Problem details. Repeat the stretch of entries below from the line with "6f b6 6a ca" through the line with "[3] copy 2B". Include both ends and add nothing.
** Opening Records for the exercise block **
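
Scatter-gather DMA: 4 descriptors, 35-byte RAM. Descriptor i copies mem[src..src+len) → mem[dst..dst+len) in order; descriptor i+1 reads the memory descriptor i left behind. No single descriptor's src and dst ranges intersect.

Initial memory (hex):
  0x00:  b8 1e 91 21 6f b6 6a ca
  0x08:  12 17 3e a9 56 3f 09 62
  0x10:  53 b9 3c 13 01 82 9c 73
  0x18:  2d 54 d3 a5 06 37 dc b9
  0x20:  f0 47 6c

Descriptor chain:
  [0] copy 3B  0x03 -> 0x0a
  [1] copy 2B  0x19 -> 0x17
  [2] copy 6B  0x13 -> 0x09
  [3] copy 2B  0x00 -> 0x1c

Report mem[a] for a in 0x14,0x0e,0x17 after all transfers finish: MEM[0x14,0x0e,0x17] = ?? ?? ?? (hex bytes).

MEM[0x14,0x0e,0x17] = 01 d3 54

D0: mem[0x0a..0x0c] <- [21 6f b6]
D1: mem[0x17..0x18] <- [54 d3]
D2: mem[0x09..0x0e] <- [13 01 82 9c 54 d3]
D3: mem[0x1c..0x1d] <- [b8 1e]
query mem[0x14]=0x01, mem[0x0e]=0xd3, mem[0x17]=0x54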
** Closing Records for the exercise block **
Your response.
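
  0x00:  b8 1e 91 21 6f b6 6a ca
  0x08:  12 17 3e a9 56 3f 09 62
  0x10:  53 b9 3c 13 01 82 9c 73
  0x18:  2d 54 d3 a5 06 37 dc b9
  0x20:  f0 47 6c

Descriptor chain:
  [0] copy 3B  0x03 -> 0x0a
  [1] copy 2B  0x19 -> 0x17
  [2] copy 6B  0x13 -> 0x09
  [3] copy 2B  0x00 -> 0x1c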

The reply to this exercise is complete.